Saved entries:
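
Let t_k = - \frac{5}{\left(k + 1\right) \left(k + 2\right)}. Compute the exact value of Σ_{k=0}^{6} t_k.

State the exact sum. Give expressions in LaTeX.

t_(k+1)/t_k = (k + 1)/(k + 3).
Gosper form: A/B · C(k+1)/C(k) with A=k + 1, B=k + 3, C=1.
f must satisfy (k + 1)·f(k+1) − (k + 2)·f(k) = 1.
deg f ≤ 1 (via 1,1,0).
Solve for f: f(k) = k (degree 1 ≤ 1).
Get s_k = R·t_k = -5*k/(k + 1) with R(k) = B(k−1)f(k)/C(k) = k*(k + 2).
Check: Δs_k = -5/(k**2 + 3*k + 2). ✓
Evaluate s at k=7 and k=0: -35/8 and 0; difference -35/8.

Σ = -35/8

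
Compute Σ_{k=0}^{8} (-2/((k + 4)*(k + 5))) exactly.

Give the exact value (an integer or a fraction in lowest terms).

Σ = -9/26

The ratio is (k + 4)/(k + 6).
Take A(k)=k + 4, B(k)=k + 6, C(k)=1.
Need (k + 4)·f(k+1) − (k + 5)·f(k) = 1.
Degrees (1,1,0) ⇒ d ≤ 1.
Solve for f: f(k) = k/4 (degree 1 ≤ 1).
Get s_k = R·t_k = -k/(2*k + 8) with R(k) = B(k−1)f(k)/C(k) = k*(k + 5)/4.
Δs = -2/(k**2 + 9*k + 20), as required.
Sum = s_(9) − s_(0); s_(9) = -9/26, s_(0) = 0 ⇒ -9/26.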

TASK TO CARRY OUT:
Across all the entries, count the lines that contain "Compute", and state nothing but the total.

ANSWER TO THE PROBLEM:
2